* **WHAT THE EXERCISE ASKS**: Find the line with "Table: scores(player, game, points, assists)" and the line with "Compute the row" in the entries below; output exactly those two lines, every line between them, and no others.
[SOURCE DATA — start]
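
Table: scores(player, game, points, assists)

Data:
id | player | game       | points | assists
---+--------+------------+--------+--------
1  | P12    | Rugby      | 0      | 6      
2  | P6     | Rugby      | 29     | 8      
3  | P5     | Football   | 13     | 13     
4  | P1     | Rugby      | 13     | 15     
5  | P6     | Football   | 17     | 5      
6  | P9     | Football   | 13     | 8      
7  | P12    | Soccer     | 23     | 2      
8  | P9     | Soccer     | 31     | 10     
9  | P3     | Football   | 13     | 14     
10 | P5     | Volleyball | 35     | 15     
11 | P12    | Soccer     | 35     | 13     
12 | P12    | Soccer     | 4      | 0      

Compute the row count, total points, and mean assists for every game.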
[SOURCE DATA — finish]
[SOURCE DATA — start]
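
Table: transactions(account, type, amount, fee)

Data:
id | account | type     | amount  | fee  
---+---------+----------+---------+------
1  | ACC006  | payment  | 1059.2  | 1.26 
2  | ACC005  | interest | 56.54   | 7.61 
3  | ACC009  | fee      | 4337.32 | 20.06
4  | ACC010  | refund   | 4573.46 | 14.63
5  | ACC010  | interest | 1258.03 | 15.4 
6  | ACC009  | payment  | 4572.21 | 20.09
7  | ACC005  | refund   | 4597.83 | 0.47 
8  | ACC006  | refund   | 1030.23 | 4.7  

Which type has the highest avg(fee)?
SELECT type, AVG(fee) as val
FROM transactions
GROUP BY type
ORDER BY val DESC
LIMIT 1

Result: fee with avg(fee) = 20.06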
[SOURCE DATA — finish]
* **ANSWER TO THE PROBLEM**:
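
Table: scores(player, game, points, assists)

Data:
id | player | game       | points | assists
---+--------+------------+--------+--------
1  | P12    | Rugby      | 0      | 6      
2  | P6     | Rugby      | 29     | 8      
3  | P5     | Football   | 13     | 13     
4  | P1     | Rugby      | 13     | 15     
5  | P6     | Football   | 17     | 5      
6  | P9     | Football   | 13     | 8      
7  | P12    | Soccer     | 23     | 2      
8  | P9     | Soccer     | 31     | 10     
9  | P3     | Football   | 13     | 14     
10 | P5     | Volleyball | 35     | 15     
11 | P12    | Soccer     | 35     | 13     
12 | P12    | Soccer     | 4      | 0      

Compute the row count, total points, and mean assists for every game.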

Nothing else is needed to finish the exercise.